-- Task statement --
Check every line of the data and copy the ones where "outputs" appears.

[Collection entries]
= = = = =
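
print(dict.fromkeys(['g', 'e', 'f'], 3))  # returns {'g': 3, 'e': 3, 'f': 3}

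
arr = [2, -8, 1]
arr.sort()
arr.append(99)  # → [-8, 1, 2, 99]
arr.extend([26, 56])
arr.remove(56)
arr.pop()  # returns 26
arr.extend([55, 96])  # [-8, 1, 2, 99, 55, 96]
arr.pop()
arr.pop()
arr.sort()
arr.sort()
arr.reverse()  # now [99, 2, 1, -8]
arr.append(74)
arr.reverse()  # [74, -8, 1, 2, 99]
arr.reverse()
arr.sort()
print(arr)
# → [-8, 1, 2, 74, 99]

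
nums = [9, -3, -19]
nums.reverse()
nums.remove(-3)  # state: [-19, 9]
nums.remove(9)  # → [-19]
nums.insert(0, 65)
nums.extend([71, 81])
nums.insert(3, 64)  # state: [65, -19, 71, 64, 81]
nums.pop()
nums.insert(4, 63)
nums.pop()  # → 63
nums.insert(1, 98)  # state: [65, 98, -19, 71, 64]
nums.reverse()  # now [64, 71, -19, 98, 65]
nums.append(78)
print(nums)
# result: [64, 71, -19, 98, 65, 78]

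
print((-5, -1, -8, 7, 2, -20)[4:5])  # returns (2,)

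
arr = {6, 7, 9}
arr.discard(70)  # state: {6, 7, 9}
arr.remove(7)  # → {6, 9}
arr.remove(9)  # {6}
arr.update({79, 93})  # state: {6, 79, 93}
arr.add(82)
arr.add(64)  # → {6, 64, 79, 82, 93}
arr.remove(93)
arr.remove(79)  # {6, 64, 82}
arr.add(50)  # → {6, 50, 64, 82}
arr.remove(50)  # {6, 64, 82}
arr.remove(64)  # {6, 82}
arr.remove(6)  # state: {82}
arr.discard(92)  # {82}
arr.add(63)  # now {63, 82}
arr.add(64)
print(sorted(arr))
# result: [63, 64, 82]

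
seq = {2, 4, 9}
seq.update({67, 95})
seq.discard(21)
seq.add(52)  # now {2, 4, 9, 52, 67, 95}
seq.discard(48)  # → {2, 4, 9, 52, 67, 95}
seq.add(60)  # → {2, 4, 9, 52, 60, 67, 95}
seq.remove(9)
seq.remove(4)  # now {2, 52, 60, 67, 95}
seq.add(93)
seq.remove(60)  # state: {2, 52, 67, 93, 95}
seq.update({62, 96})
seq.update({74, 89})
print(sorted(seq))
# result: [2, 52, 62, 67, 74, 89, 93, 95, 96]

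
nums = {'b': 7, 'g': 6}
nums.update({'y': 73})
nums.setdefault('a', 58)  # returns 58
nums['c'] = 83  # {'b': 7, 'g': 6, 'y': 73, 'a': 58, 'c': 83}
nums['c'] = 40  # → {'b': 7, 'g': 6, 'y': 73, 'a': 58, 'c': 40}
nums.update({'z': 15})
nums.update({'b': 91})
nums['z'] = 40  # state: {'b': 91, 'g': 6, 'y': 73, 'a': 58, 'c': 40, 'z': 40}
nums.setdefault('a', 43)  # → 58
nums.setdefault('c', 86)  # 40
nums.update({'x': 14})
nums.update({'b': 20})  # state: {'b': 20, 'g': 6, 'y': 73, 'a': 58, 'c': 40, 'z': 40, 'x': 14}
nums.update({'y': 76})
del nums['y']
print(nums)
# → {'b': 20, 'g': 6, 'a': 58, 'c': 40, 'z': 40, 'x': 14}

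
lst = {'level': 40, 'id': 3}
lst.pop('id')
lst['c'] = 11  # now {'level': 40, 'c': 11}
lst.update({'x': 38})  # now {'level': 40, 'c': 11, 'x': 38}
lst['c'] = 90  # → {'level': 40, 'c': 90, 'x': 38}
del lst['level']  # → {'c': 90, 'x': 38}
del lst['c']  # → {'x': 38}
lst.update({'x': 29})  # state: {'x': 29}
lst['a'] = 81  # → {'x': 29, 'a': 81}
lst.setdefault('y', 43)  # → 43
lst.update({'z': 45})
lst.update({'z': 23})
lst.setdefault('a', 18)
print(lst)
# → {'x': 29, 'a': 81, 'y': 43, 'z': 23}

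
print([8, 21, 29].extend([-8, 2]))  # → None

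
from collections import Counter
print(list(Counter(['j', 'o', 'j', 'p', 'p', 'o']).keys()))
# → ['j', 'o', 'p']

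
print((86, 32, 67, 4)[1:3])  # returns (32, 67)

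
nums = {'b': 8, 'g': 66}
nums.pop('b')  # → 8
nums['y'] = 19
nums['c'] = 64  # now {'g': 66, 'y': 19, 'c': 64}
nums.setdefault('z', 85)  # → 85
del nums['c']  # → {'g': 66, 'y': 19, 'z': 85}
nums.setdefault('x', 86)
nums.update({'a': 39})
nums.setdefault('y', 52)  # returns 19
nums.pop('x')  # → 86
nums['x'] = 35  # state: {'g': 66, 'y': 19, 'z': 85, 'a': 39, 'x': 35}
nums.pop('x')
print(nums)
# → {'g': 66, 'y': 19, 'z': 85, 'a': 39}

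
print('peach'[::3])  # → pc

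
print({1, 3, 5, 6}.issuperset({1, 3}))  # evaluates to True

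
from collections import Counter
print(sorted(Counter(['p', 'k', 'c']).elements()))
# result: ['c', 'k', 'p']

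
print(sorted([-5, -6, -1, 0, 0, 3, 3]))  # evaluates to [-6, -5, -1, 0, 0, 3, 3]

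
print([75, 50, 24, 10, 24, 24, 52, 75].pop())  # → 75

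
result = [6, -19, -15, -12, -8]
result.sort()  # [-19, -15, -12, -8, 6]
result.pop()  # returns 6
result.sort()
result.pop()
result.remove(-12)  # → [-19, -15]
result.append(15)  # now [-19, -15, 15]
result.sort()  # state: [-19, -15, 15]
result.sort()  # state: [-19, -15, 15]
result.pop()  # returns 15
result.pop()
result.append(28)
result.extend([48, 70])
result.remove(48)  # [-19, 28, 70]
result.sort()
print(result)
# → [-19, 28, 70]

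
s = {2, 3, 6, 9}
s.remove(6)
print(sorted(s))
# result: [2, 3, 9]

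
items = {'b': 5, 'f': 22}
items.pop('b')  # 5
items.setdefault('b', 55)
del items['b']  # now {'f': 22}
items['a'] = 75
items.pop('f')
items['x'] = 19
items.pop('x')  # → 19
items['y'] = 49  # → {'a': 75, 'y': 49}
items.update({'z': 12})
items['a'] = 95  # {'a': 95, 'y': 49, 'z': 12}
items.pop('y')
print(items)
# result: {'a': 95, 'z': 12}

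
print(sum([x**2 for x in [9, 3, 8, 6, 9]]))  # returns 271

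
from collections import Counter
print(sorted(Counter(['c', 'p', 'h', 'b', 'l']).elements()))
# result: ['b', 'c', 'h', 'l', 'p']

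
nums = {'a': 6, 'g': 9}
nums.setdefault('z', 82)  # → 82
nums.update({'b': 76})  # {'a': 6, 'g': 9, 'z': 82, 'b': 76}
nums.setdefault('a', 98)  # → 6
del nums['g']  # {'a': 6, 'z': 82, 'b': 76}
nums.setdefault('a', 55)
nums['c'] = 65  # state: {'a': 6, 'z': 82, 'b': 76, 'c': 65}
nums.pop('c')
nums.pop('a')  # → 6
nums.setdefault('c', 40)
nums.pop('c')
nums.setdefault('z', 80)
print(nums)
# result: {'z': 82, 'b': 76}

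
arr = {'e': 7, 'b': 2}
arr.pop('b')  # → 2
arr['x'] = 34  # {'e': 7, 'x': 34}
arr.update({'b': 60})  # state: {'e': 7, 'x': 34, 'b': 60}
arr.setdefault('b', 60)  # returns 60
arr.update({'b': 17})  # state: {'e': 7, 'x': 34, 'b': 17}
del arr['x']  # {'e': 7, 'b': 17}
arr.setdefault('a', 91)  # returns 91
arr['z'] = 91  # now {'e': 7, 'b': 17, 'a': 91, 'z': 91}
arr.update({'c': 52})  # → {'e': 7, 'b': 17, 'a': 91, 'z': 91, 'c': 52}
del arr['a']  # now {'e': 7, 'b': 17, 'z': 91, 'c': 52}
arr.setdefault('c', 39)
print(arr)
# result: {'e': 7, 'b': 17, 'z': 91, 'c': 52}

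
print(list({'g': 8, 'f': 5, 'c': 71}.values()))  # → [8, 5, 71]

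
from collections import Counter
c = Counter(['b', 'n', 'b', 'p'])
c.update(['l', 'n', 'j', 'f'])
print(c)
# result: Counter({'b': 2, 'n': 2, 'p': 1, 'l': 1, 'j': 1, 'f': 1})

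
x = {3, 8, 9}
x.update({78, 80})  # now {3, 8, 9, 78, 80}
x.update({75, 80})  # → {3, 8, 9, 75, 78, 80}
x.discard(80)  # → {3, 8, 9, 75, 78}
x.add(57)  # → {3, 8, 9, 57, 75, 78}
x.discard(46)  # {3, 8, 9, 57, 75, 78}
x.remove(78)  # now {3, 8, 9, 57, 75}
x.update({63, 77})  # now {3, 8, 9, 57, 63, 75, 77}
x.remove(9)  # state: {3, 8, 57, 63, 75, 77}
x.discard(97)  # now {3, 8, 57, 63, 75, 77}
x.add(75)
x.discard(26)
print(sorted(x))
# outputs [3, 8, 57, 63, 75, 77]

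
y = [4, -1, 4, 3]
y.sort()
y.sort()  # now [-1, 3, 4, 4]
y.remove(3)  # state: [-1, 4, 4]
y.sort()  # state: [-1, 4, 4]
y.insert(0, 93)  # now [93, -1, 4, 4]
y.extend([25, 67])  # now [93, -1, 4, 4, 25, 67]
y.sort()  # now [-1, 4, 4, 25, 67, 93]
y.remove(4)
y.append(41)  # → [-1, 4, 25, 67, 93, 41]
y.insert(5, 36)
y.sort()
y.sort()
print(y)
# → [-1, 4, 25, 36, 41, 67, 93]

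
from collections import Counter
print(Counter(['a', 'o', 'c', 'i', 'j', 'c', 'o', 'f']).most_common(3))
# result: [('o', 2), ('c', 2), ('a', 1)]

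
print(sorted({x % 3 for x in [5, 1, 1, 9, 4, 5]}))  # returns [0, 1, 2]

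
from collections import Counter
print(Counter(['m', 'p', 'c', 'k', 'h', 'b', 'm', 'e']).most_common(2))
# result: [('m', 2), ('p', 1)]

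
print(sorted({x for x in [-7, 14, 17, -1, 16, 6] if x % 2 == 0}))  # [6, 14, 16]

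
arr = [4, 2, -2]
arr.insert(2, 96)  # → [4, 2, 96, -2]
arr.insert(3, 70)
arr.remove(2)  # [4, 96, 70, -2]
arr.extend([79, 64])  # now [4, 96, 70, -2, 79, 64]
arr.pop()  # 64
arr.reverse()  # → [79, -2, 70, 96, 4]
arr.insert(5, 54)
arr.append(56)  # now [79, -2, 70, 96, 4, 54, 56]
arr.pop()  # 56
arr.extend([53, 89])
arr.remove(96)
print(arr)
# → [79, -2, 70, 4, 54, 53, 89]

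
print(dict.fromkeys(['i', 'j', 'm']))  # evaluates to {'i': None, 'j': None, 'm': None}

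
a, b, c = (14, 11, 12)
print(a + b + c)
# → 37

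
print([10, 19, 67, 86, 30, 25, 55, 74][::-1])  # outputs [74, 55, 25, 30, 86, 67, 19, 10]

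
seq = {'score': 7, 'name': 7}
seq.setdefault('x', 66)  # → 66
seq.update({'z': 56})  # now {'score': 7, 'name': 7, 'x': 66, 'z': 56}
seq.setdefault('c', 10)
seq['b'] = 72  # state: {'score': 7, 'name': 7, 'x': 66, 'z': 56, 'c': 10, 'b': 72}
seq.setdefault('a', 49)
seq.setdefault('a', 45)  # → 49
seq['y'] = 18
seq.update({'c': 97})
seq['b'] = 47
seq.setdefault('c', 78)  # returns 97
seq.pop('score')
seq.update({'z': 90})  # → {'name': 7, 'x': 66, 'z': 90, 'c': 97, 'b': 47, 'a': 49, 'y': 18}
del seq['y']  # {'name': 7, 'x': 66, 'z': 90, 'c': 97, 'b': 47, 'a': 49}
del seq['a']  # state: {'name': 7, 'x': 66, 'z': 90, 'c': 97, 'b': 47}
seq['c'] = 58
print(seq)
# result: {'name': 7, 'x': 66, 'z': 90, 'c': 58, 'b': 47}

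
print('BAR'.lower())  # bar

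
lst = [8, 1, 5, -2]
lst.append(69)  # [8, 1, 5, -2, 69]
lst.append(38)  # [8, 1, 5, -2, 69, 38]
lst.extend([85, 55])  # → [8, 1, 5, -2, 69, 38, 85, 55]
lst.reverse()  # [55, 85, 38, 69, -2, 5, 1, 8]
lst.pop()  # 8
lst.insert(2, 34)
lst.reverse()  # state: [1, 5, -2, 69, 38, 34, 85, 55]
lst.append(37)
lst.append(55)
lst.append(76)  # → [1, 5, -2, 69, 38, 34, 85, 55, 37, 55, 76]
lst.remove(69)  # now [1, 5, -2, 38, 34, 85, 55, 37, 55, 76]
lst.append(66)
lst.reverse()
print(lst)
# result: [66, 76, 55, 37, 55, 85, 34, 38, -2, 5, 1]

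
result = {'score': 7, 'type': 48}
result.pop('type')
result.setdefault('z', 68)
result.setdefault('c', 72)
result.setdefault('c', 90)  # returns 72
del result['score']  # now {'z': 68, 'c': 72}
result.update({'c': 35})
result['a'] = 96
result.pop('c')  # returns 35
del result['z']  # {'a': 96}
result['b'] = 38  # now {'a': 96, 'b': 38}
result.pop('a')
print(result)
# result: {'b': 38}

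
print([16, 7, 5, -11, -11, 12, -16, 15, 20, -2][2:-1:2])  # [5, -11, -16, 20]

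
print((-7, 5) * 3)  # (-7, 5, -7, 5, -7, 5)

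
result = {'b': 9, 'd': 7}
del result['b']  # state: {'d': 7}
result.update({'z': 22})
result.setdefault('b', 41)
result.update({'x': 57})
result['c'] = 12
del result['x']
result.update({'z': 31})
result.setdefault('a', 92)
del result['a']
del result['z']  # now {'d': 7, 'b': 41, 'c': 12}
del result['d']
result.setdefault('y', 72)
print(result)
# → {'b': 41, 'c': 12, 'y': 72}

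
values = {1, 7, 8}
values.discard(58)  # {1, 7, 8}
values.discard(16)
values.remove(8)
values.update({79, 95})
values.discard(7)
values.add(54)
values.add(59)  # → {1, 54, 59, 79, 95}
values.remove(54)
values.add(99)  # {1, 59, 79, 95, 99}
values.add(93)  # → {1, 59, 79, 93, 95, 99}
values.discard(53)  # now {1, 59, 79, 93, 95, 99}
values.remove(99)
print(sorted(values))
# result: [1, 59, 79, 93, 95]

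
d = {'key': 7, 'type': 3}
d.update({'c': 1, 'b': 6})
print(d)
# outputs {'key': 7, 'type': 3, 'c': 1, 'b': 6}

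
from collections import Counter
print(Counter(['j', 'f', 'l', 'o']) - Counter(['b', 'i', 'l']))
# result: Counter({'j': 1, 'f': 1, 'o': 1})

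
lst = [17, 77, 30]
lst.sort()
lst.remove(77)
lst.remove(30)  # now [17]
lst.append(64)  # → [17, 64]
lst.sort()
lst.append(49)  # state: [17, 64, 49]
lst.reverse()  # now [49, 64, 17]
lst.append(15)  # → [49, 64, 17, 15]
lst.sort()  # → [15, 17, 49, 64]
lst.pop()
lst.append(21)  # [15, 17, 49, 21]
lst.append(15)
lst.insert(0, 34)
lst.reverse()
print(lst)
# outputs [15, 21, 49, 17, 15, 34]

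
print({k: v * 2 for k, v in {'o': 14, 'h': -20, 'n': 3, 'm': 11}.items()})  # {'o': 28, 'h': -40, 'n': 6, 'm': 22}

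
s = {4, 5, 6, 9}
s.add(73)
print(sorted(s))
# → [4, 5, 6, 9, 73]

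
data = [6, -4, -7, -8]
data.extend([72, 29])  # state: [6, -4, -7, -8, 72, 29]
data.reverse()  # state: [29, 72, -8, -7, -4, 6]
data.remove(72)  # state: [29, -8, -7, -4, 6]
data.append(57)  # [29, -8, -7, -4, 6, 57]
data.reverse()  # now [57, 6, -4, -7, -8, 29]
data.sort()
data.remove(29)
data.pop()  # 57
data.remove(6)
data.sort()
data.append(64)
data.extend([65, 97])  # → [-8, -7, -4, 64, 65, 97]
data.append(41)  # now [-8, -7, -4, 64, 65, 97, 41]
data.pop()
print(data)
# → [-8, -7, -4, 64, 65, 97]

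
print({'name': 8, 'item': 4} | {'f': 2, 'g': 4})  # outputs {'name': 8, 'item': 4, 'f': 2, 'g': 4}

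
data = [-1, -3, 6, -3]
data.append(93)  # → [-1, -3, 6, -3, 93]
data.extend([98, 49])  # [-1, -3, 6, -3, 93, 98, 49]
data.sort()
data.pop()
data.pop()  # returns 93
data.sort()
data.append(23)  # [-3, -3, -1, 6, 49, 23]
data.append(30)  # [-3, -3, -1, 6, 49, 23, 30]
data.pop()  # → 30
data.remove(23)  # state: [-3, -3, -1, 6, 49]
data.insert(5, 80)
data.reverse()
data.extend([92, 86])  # [80, 49, 6, -1, -3, -3, 92, 86]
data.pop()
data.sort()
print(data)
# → [-3, -3, -1, 6, 49, 80, 92]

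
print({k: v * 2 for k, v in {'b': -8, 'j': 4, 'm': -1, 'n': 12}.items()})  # {'b': -16, 'j': 8, 'm': -2, 'n': 24}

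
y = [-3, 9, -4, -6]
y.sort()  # [-6, -4, -3, 9]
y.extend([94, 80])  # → [-6, -4, -3, 9, 94, 80]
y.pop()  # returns 80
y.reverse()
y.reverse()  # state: [-6, -4, -3, 9, 94]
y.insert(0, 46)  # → [46, -6, -4, -3, 9, 94]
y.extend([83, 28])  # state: [46, -6, -4, -3, 9, 94, 83, 28]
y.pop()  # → 28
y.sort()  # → [-6, -4, -3, 9, 46, 83, 94]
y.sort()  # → [-6, -4, -3, 9, 46, 83, 94]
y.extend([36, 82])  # [-6, -4, -3, 9, 46, 83, 94, 36, 82]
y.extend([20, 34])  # [-6, -4, -3, 9, 46, 83, 94, 36, 82, 20, 34]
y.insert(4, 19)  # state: [-6, -4, -3, 9, 19, 46, 83, 94, 36, 82, 20, 34]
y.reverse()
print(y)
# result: [34, 20, 82, 36, 94, 83, 46, 19, 9, -3, -4, -6]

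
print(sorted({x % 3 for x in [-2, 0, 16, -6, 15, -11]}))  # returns [0, 1]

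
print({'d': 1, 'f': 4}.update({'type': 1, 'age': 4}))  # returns None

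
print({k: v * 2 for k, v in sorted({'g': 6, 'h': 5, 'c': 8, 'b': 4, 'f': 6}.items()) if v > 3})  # {'b': 8, 'c': 16, 'f': 12, 'g': 12, 'h': 10}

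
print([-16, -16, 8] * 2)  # [-16, -16, 8, -16, -16, 8]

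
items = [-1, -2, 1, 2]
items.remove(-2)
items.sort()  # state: [-1, 1, 2]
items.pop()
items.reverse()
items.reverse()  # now [-1, 1]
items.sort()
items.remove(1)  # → [-1]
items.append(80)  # [-1, 80]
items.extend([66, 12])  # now [-1, 80, 66, 12]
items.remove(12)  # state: [-1, 80, 66]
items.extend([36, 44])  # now [-1, 80, 66, 36, 44]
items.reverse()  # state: [44, 36, 66, 80, -1]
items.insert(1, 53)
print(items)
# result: [44, 53, 36, 66, 80, -1]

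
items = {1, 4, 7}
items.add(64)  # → {1, 4, 7, 64}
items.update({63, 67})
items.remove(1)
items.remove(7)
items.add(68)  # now {4, 63, 64, 67, 68}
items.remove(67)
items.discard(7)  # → {4, 63, 64, 68}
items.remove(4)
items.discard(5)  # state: {63, 64, 68}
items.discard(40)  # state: {63, 64, 68}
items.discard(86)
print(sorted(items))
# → [63, 64, 68]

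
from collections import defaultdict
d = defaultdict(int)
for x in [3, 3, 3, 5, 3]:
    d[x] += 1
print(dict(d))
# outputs {3: 4, 5: 1}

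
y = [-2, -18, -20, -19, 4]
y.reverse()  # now [4, -19, -20, -18, -2]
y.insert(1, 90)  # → [4, 90, -19, -20, -18, -2]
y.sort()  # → [-20, -19, -18, -2, 4, 90]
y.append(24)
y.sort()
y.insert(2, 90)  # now [-20, -19, 90, -18, -2, 4, 24, 90]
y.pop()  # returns 90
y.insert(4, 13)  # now [-20, -19, 90, -18, 13, -2, 4, 24]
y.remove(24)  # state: [-20, -19, 90, -18, 13, -2, 4]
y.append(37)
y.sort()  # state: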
= = = = =
-- Output below --
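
# outputs [3, 8, 57, 63, 75, 77]
print([10, 19, 67, 86, 30, 25, 55, 74][::-1])  # outputs [74, 55, 25, 30, 86, 67, 19, 10]
# outputs {'key': 7, 'type': 3, 'c': 1, 'b': 6}
# outputs [15, 21, 49, 17, 15, 34]
print({'name': 8, 'item': 4} | {'f': 2, 'g': 4})  # outputs {'name': 8, 'item': 4, 'f': 2, 'g': 4}
# outputs {3: 4, 5: 1}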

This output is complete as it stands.